▶ [Exercise goal]: Set down the entries once more, exactly as they are written.

▶ [Given entries]:

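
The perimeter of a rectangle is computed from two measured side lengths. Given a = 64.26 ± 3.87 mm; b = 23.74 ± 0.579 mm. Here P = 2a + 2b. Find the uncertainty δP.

7.83 mm

Absolute uncertainties add in quadrature for a linear combination:
  (2·δa)² = 59.9;  (2·δb)² = 1.34
δP = √(61.2) = 7.83 mm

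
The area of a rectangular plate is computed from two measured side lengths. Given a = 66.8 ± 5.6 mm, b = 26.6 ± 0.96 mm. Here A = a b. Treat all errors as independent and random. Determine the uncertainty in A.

162 mm^2

For a monomial A ∝ a, b, fractional errors add in quadrature:
  (1·δa/a)² = (1×0.0838)² = 0.00703;  (1·δb/b)² = (1×0.0361)² = 0.00130
δA/A = √(0.00833) = 0.0913
A = 1780 mm^2, so δA = 0.0913 × 1780 = 162 mm^2.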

▶ [Written solution]:
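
The perimeter of a rectangle is computed from two measured side lengths. Given a = 64.26 ± 3.87 mm; b = 23.74 ± 0.579 mm. Here P = 2a + 2b. Find the uncertainty δP.

7.83 mm

Absolute uncertainties add in quadrature for a linear combination:
  (2·δa)² = 59.9;  (2·δb)² = 1.34
δP = √(61.2) = 7.83 mm

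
The area of a rectangular plate is computed from two measured side lengths. Given a = 66.8 ± 5.6 mm, b = 26.6 ± 0.96 mm. Here A = a b. Treat all errors as independent and random. Determine the uncertainty in A.

162 mm^2

For a monomial A ∝ a, b, fractional errors add in quadrature:
  (1·δa/a)² = (1×0.0838)² = 0.00703;  (1·δb/b)² = (1×0.0361)² = 0.00130
δA/A = √(0.00833) = 0.0913
A = 1780 mm^2, so δA = 0.0913 × 1780 = 162 mm^2.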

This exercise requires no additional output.